Collected data:
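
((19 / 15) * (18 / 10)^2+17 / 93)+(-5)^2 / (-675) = 444631 / 104625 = 4.25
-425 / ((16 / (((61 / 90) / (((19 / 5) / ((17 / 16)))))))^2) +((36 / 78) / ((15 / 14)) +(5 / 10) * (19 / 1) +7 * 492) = 1720884134419247 / 498247925760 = 3453.87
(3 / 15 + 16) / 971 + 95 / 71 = 466976 / 344705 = 1.35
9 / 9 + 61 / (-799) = 738 / 799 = 0.92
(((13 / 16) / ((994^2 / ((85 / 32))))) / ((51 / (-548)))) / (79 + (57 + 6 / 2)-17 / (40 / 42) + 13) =-44525 / 254486456448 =-0.00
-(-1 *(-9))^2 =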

-- EXERCISE BRIEF --
The answer should consist only of the lines from the one containing "(3 / 15 + 16)" through the last line of the data, given again exactly.

-- YOUR RESPONSE --
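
(3 / 15 + 16) / 971 + 95 / 71 = 466976 / 344705 = 1.35
9 / 9 + 61 / (-799) = 738 / 799 = 0.92
(((13 / 16) / ((994^2 / ((85 / 32))))) / ((51 / (-548)))) / (79 + (57 + 6 / 2)-17 / (40 / 42) + 13) =-44525 / 254486456448 =-0.00
-(-1 *(-9))^2 =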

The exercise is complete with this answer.